BEGIN Task inputs
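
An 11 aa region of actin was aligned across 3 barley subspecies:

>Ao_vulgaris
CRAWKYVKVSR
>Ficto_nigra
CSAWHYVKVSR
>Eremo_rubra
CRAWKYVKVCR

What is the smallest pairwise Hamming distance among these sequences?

1

Pairwise Hamming distances:
  Ao_vulgaris vs Ficto_nigra: 2
  Ao_vulgaris vs Eremo_rubra: 1
  Ficto_nigra vs Eremo_rubra: 3
The smallest is 1, between Ao_vulgaris and Eremo_rubra.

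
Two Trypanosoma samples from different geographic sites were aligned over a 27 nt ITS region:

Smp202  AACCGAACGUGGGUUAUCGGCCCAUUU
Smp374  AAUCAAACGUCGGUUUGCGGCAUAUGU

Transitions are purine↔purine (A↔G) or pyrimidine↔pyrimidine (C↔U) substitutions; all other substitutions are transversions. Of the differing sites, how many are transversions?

5

The sequences differ at positions 3 (C/U, transition), 5 (G/A, transition), 11 (G/C, transversion), 16 (A/U, transversion), 17 (U/G, transversion), 22 (C/A, transversion), 23 (C/U, transition), 26 (U/G, transversion).
Of the 8 differences, 3 transitions and 5 transversions, so the answer is 5.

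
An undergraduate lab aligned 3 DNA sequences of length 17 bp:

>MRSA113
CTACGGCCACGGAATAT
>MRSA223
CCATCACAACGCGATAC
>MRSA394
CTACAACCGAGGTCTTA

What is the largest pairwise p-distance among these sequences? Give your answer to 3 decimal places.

Pairwise Hamming distances:
  MRSA113 vs MRSA223: 8
  MRSA113 vs MRSA394: 8
  MRSA223 vs MRSA394: 11
The largest is 11 mismatches, between MRSA223 and MRSA394; p = 11/17 = 0.647.

0.647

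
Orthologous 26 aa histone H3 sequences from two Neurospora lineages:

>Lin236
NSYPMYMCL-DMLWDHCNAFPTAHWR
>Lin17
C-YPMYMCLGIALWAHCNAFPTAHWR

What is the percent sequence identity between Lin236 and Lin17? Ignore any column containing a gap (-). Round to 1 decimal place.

83.3%

Excluding the 2 gap columns leaves 24 comparable sites.
Mismatches occur at site 1 (N/C), site 11 (D/I), site 12 (M/A), site 15 (D/A).
20 of the 24 comparable sites match, so the percent identity is 20/24 × 100 = 83.3%.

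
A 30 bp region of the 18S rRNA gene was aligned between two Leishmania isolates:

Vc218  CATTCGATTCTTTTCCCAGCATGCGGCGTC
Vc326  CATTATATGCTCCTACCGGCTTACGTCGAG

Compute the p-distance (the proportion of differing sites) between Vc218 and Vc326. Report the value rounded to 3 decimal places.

0.400

Mismatches occur at site 5 (C→A), site 6 (G→T), site 9 (T→G), site 12 (T→C), site 13 (T→C), site 15 (C→A), site 18 (A→G), site 21 (A→T), site 23 (G→A), site 26 (G→T), site 29 (T→A), site 30 (C→G).
There are 12 differences over 30 sites, so p = 12/30 = 0.400.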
END Task inputs
-- What to work on --
The string "from" appears on some lines of the data; count those lines and report only how many there are.

-- Solution below --
2